§ Exercise aim:
Copy word for word, please, the lines of the entries below running from the one containing "Answer: -2511/8 ≈ -313.88" to the one containing "Answer: 60089165/121357572 ≈ 0.49514", both ends included.

####

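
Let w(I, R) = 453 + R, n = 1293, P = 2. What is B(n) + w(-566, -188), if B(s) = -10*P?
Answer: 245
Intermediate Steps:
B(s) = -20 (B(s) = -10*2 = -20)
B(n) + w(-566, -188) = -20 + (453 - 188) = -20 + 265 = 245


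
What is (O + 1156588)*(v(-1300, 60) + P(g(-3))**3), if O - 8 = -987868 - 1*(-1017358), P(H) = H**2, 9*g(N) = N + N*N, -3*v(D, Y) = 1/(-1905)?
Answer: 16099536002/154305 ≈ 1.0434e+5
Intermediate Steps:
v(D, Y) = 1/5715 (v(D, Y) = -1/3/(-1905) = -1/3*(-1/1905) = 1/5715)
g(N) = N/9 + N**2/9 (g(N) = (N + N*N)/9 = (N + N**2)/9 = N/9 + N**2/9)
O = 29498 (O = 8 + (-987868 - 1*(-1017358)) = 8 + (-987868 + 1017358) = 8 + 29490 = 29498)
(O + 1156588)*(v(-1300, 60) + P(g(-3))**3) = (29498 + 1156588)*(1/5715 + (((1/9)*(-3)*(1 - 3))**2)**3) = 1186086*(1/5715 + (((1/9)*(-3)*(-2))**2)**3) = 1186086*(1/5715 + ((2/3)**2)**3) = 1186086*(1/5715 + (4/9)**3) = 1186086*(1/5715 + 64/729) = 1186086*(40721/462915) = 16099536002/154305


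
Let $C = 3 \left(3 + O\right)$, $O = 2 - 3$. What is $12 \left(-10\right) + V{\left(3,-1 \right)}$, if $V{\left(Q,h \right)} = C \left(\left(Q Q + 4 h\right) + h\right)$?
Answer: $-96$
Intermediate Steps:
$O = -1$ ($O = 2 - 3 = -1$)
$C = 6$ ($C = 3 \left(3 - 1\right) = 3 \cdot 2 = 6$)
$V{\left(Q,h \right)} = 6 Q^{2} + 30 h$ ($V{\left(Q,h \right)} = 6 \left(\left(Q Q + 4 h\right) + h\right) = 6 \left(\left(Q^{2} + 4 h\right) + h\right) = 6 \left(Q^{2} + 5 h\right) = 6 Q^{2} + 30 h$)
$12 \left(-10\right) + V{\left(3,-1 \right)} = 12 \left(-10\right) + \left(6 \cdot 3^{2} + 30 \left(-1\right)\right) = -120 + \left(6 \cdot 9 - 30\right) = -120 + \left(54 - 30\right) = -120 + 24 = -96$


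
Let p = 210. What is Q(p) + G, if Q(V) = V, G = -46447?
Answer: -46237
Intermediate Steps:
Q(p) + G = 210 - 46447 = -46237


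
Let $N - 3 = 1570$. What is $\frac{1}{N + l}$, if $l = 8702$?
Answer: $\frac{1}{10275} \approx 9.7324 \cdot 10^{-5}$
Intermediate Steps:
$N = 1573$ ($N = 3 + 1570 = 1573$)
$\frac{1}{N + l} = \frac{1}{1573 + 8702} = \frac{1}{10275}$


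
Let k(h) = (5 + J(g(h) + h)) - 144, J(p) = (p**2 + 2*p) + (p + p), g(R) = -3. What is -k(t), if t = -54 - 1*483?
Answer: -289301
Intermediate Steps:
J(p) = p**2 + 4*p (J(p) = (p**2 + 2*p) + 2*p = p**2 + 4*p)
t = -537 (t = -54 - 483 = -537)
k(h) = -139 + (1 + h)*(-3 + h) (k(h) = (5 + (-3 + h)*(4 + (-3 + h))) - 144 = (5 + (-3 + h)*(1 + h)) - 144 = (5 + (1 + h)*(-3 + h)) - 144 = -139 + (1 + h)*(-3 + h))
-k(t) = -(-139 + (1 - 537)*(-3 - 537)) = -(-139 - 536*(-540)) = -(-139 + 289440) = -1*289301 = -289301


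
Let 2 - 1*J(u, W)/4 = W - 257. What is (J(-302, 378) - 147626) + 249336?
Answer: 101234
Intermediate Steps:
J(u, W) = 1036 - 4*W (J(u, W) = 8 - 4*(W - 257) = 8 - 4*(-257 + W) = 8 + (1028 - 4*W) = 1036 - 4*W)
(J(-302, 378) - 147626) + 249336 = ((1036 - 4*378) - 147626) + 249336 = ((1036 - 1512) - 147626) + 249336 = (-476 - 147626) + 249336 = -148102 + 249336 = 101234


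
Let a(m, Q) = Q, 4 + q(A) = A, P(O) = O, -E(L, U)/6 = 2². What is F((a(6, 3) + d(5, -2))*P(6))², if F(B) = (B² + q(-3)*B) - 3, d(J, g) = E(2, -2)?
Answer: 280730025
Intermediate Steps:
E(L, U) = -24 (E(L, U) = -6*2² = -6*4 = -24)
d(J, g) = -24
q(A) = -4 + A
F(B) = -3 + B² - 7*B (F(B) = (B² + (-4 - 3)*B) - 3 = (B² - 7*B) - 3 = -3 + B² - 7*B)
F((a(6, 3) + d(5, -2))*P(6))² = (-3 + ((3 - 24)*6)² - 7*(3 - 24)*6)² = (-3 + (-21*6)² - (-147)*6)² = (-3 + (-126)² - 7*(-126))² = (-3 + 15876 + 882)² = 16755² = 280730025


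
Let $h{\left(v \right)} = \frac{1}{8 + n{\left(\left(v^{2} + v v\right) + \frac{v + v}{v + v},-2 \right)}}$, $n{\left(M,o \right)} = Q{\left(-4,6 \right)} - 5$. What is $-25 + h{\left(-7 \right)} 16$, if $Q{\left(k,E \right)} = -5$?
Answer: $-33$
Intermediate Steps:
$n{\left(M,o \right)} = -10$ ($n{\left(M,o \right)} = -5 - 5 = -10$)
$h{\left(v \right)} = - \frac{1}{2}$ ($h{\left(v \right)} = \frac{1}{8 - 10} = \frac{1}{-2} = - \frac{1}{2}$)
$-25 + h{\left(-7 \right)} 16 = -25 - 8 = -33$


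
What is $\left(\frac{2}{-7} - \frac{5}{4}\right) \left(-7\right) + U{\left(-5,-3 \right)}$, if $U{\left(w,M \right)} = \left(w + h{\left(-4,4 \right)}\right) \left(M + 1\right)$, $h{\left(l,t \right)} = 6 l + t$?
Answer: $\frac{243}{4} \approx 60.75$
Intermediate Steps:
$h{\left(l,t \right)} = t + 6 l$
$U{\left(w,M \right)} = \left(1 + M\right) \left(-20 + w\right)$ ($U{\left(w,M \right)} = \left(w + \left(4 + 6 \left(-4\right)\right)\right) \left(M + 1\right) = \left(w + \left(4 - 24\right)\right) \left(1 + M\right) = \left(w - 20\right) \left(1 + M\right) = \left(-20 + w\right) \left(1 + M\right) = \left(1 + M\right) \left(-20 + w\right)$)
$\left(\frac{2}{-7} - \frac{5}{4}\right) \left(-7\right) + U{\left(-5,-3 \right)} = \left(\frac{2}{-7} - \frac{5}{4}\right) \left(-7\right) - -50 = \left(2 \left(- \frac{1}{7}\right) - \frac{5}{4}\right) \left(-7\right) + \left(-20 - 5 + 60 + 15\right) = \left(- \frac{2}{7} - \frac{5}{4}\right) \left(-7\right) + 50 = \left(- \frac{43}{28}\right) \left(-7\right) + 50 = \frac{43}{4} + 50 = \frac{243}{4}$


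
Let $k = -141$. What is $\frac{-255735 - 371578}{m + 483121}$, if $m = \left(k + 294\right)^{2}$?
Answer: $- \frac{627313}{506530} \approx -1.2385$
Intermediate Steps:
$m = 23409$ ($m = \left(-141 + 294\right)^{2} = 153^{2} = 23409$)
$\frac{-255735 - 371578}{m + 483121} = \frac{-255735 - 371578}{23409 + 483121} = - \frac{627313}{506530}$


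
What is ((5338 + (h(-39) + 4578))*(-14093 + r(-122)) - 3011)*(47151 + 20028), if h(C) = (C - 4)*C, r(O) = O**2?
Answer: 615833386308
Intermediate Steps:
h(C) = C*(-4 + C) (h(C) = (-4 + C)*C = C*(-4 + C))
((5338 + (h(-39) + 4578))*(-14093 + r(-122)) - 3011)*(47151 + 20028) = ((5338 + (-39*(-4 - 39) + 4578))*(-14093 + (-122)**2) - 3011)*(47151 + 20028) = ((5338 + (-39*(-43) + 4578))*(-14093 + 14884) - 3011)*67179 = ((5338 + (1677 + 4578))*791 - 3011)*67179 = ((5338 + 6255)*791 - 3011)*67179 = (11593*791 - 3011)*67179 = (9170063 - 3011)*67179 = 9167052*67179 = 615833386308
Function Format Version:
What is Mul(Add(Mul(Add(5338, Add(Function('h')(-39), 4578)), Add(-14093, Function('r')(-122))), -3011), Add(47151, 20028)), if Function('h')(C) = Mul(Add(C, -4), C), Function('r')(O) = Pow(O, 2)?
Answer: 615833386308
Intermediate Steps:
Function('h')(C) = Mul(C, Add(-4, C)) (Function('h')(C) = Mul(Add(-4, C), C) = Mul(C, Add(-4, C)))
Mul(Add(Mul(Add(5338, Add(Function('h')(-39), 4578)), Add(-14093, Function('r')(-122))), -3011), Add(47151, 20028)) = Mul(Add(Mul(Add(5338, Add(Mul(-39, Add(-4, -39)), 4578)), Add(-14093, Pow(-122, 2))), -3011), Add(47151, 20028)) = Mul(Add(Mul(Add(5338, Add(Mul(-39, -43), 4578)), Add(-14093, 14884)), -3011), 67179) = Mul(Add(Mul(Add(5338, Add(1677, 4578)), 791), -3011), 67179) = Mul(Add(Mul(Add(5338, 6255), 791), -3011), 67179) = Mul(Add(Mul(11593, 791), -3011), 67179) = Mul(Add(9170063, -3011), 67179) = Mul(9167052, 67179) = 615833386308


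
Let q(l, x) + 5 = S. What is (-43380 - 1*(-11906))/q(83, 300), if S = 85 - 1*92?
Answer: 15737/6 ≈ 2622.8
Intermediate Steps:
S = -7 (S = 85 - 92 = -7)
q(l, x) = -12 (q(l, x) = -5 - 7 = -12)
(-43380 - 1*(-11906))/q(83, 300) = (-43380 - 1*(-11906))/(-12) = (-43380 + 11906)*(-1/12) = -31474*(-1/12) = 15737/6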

####

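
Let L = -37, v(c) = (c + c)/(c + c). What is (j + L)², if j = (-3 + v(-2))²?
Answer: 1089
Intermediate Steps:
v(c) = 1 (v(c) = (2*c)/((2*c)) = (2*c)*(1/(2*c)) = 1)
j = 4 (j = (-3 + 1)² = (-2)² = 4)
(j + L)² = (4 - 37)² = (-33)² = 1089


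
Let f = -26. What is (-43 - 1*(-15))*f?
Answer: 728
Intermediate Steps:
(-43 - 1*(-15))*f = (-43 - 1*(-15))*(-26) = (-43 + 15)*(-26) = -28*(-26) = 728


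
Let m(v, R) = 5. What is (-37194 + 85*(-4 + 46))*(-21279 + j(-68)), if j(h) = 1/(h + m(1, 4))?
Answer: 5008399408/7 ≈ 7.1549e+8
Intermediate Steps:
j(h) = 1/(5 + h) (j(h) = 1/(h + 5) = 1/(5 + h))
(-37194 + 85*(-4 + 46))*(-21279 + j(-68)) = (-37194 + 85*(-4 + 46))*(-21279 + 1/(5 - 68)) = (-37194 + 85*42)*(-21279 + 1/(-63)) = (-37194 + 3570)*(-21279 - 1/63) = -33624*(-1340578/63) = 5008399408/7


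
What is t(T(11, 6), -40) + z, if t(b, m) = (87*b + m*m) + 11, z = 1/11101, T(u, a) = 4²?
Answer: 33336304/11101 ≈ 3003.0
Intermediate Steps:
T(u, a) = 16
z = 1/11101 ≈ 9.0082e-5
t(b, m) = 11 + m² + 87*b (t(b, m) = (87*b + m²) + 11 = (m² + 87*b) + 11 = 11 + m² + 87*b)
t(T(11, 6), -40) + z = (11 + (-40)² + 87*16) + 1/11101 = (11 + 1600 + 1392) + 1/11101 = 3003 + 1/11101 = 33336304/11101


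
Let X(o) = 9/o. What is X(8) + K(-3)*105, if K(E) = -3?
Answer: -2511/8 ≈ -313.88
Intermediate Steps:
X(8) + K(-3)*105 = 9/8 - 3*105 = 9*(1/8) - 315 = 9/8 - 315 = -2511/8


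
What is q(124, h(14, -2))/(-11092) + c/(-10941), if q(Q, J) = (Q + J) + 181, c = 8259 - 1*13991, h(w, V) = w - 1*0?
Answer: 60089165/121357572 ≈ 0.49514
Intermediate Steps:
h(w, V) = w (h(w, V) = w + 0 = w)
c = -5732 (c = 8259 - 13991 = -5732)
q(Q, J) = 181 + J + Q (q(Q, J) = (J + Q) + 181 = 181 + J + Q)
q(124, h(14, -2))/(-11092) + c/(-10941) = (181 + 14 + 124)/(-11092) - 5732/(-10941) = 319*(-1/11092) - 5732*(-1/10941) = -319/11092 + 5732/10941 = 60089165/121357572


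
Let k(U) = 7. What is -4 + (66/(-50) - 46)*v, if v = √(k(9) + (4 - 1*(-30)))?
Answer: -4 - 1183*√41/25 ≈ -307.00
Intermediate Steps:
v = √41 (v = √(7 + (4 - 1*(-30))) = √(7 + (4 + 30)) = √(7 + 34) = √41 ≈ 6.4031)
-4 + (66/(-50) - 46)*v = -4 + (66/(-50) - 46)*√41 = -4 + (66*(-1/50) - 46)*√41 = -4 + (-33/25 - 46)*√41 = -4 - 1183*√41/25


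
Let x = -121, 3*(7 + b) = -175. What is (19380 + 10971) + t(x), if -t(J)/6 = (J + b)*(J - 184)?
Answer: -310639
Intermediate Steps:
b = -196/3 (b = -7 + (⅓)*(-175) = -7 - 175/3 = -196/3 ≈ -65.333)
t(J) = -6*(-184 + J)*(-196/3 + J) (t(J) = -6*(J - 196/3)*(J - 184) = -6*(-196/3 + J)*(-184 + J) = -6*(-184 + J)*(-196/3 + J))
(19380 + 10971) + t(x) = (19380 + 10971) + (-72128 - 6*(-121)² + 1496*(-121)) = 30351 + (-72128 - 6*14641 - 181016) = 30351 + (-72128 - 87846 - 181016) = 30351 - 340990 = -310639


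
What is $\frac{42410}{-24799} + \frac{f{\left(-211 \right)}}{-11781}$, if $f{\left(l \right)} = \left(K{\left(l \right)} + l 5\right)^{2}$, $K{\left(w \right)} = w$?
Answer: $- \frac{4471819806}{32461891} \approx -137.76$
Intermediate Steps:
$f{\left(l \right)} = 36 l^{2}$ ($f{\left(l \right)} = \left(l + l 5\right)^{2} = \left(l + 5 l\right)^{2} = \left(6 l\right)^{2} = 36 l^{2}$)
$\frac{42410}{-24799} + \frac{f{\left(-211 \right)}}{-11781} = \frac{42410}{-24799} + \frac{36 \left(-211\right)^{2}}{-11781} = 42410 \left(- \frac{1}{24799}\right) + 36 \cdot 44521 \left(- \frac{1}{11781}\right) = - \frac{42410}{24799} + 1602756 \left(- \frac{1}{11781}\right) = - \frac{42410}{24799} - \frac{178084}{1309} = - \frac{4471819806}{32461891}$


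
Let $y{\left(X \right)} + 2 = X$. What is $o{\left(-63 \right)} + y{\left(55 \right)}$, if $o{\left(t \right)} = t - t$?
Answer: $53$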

####

§ Finished task:
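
Answer: -2511/8 ≈ -313.88
Intermediate Steps:
X(8) + K(-3)*105 = 9/8 - 3*105 = 9*(1/8) - 315 = 9/8 - 315 = -2511/8


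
What is q(124, h(14, -2))/(-11092) + c/(-10941), if q(Q, J) = (Q + J) + 181, c = 8259 - 1*13991, h(w, V) = w - 1*0?
Answer: 60089165/121357572 ≈ 0.49514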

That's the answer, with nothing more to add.